#### Supplied material
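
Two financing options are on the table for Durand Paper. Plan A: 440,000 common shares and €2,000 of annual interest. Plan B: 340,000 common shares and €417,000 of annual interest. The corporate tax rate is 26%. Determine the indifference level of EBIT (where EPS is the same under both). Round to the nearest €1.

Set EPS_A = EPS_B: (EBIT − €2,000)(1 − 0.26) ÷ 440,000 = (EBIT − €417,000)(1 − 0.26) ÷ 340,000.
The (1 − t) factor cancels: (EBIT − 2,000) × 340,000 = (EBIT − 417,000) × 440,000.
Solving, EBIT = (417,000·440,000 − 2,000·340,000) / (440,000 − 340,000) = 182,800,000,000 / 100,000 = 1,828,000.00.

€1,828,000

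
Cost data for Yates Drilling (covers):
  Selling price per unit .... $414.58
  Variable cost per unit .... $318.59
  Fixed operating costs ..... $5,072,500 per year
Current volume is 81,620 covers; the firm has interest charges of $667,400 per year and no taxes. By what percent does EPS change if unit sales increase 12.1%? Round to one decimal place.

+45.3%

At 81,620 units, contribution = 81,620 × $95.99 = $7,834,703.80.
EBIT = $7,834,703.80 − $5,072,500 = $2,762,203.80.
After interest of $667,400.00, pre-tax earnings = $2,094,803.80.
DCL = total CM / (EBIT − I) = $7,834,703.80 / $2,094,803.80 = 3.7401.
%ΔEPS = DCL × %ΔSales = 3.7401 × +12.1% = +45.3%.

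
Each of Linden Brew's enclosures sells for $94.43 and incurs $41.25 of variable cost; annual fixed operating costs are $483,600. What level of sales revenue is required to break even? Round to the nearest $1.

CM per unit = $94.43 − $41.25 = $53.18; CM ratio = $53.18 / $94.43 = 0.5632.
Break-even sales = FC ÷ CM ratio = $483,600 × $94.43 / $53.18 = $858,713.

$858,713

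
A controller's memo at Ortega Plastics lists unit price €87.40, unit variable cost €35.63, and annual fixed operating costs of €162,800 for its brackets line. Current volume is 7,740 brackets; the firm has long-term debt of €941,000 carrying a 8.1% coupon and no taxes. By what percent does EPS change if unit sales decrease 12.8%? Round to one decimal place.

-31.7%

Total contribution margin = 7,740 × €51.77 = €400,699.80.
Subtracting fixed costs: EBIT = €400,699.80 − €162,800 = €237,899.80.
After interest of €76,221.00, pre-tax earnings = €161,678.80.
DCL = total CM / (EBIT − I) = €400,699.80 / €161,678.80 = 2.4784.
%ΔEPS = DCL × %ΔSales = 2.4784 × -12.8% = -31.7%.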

#### How to complete this task
Would you please set down the lines from the one with "Cost data for" to the end of the data above, exactly and without any other lines?

#### Reply
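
Cost data for Yates Drilling (covers):
  Selling price per unit .... $414.58
  Variable cost per unit .... $318.59
  Fixed operating costs ..... $5,072,500 per year
Current volume is 81,620 covers; the firm has interest charges of $667,400 per year and no taxes. By what percent does EPS change if unit sales increase 12.1%? Round to one decimal place.

+45.3%

At 81,620 units, contribution = 81,620 × $95.99 = $7,834,703.80.
EBIT = $7,834,703.80 − $5,072,500 = $2,762,203.80.
After interest of $667,400.00, pre-tax earnings = $2,094,803.80.
DCL = total CM / (EBIT − I) = $7,834,703.80 / $2,094,803.80 = 3.7401.
%ΔEPS = DCL × %ΔSales = 3.7401 × +12.1% = +45.3%.

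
Each of Linden Brew's enclosures sells for $94.43 and incurs $41.25 of variable cost; annual fixed operating costs are $483,600. What level of sales revenue is required to break even? Round to the nearest $1.

CM per unit = $94.43 − $41.25 = $53.18; CM ratio = $53.18 / $94.43 = 0.5632.
Break-even sales = FC ÷ CM ratio = $483,600 × $94.43 / $53.18 = $858,713.

$858,713

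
A controller's memo at Ortega Plastics lists unit price €87.40, unit variable cost €35.63, and annual fixed operating costs of €162,800 for its brackets line. Current volume is 7,740 brackets; the firm has long-term debt of €941,000 carrying a 8.1% coupon and no taxes. By what percent does EPS change if unit sales decrease 12.8%? Round to one decimal place.

-31.7%

Total contribution margin = 7,740 × €51.77 = €400,699.80.
Subtracting fixed costs: EBIT = €400,699.80 − €162,800 = €237,899.80.
After interest of €76,221.00, pre-tax earnings = €161,678.80.
DCL = total CM / (EBIT − I) = €400,699.80 / €161,678.80 = 2.4784.
%ΔEPS = DCL × %ΔSales = 2.4784 × -12.8% = -31.7%.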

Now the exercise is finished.